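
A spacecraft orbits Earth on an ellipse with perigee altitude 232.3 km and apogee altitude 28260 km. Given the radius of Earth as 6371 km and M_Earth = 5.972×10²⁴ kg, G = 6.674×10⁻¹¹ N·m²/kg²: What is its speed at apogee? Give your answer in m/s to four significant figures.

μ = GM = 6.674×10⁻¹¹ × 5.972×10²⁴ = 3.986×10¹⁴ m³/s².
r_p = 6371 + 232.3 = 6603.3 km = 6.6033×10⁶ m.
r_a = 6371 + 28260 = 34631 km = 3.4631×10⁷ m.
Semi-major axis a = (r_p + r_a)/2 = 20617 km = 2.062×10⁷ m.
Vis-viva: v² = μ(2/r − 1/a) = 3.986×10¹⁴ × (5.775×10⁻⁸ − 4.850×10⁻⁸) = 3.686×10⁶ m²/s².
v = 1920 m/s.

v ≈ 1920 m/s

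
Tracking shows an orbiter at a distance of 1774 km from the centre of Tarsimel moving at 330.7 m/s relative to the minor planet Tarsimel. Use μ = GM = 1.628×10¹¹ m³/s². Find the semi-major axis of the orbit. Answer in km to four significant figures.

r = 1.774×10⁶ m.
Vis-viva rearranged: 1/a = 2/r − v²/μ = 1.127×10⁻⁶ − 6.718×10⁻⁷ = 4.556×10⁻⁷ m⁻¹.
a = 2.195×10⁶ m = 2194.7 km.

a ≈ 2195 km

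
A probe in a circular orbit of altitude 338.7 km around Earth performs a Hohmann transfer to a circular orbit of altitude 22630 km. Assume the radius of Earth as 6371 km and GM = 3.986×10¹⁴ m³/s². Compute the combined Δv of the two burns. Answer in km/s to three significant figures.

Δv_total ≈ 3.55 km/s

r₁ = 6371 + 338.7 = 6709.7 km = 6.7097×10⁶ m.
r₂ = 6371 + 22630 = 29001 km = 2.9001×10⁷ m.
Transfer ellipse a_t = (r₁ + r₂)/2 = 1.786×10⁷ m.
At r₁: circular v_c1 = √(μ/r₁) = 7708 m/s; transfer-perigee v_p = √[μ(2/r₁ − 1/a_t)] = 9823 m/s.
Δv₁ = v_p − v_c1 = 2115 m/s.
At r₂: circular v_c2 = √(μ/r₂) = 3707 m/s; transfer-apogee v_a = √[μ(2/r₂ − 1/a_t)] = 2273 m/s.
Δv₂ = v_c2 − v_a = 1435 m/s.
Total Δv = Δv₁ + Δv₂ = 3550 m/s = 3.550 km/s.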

◇ ◇ ◇ ◇

• Problem description:
In the entries above, copy the lines from the one that contains "Tracking shows an" through the last line, exactly as they appear.

• Reply to the task:
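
Tracking shows an orbiter at a distance of 1774 km from the centre of Tarsimel moving at 330.7 m/s relative to the minor planet Tarsimel. Use μ = GM = 1.628×10¹¹ m³/s². Find the semi-major axis of the orbit. Answer in km to four significant figures.

r = 1.774×10⁶ m.
Vis-viva rearranged: 1/a = 2/r − v²/μ = 1.127×10⁻⁶ − 6.718×10⁻⁷ = 4.556×10⁻⁷ m⁻¹.
a = 2.195×10⁶ m = 2194.7 km.

a ≈ 2195 km

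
A probe in a circular orbit of altitude 338.7 km around Earth performs a Hohmann transfer to a circular orbit of altitude 22630 km. Assume the radius of Earth as 6371 km and GM = 3.986×10¹⁴ m³/s². Compute the combined Δv of the two burns. Answer in km/s to three significant figures.

Δv_total ≈ 3.55 km/s

r₁ = 6371 + 338.7 = 6709.7 km = 6.7097×10⁶ m.
r₂ = 6371 + 22630 = 29001 km = 2.9001×10⁷ m.
Transfer ellipse a_t = (r₁ + r₂)/2 = 1.786×10⁷ m.
At r₁: circular v_c1 = √(μ/r₁) = 7708 m/s; transfer-perigee v_p = √[μ(2/r₁ − 1/a_t)] = 9823 m/s.
Δv₁ = v_p − v_c1 = 2115 m/s.
At r₂: circular v_c2 = √(μ/r₂) = 3707 m/s; transfer-apogee v_a = √[μ(2/r₂ − 1/a_t)] = 2273 m/s.
Δv₂ = v_c2 − v_a = 1435 m/s.
Total Δv = Δv₁ + Δv₂ = 3550 m/s = 3.550 km/s.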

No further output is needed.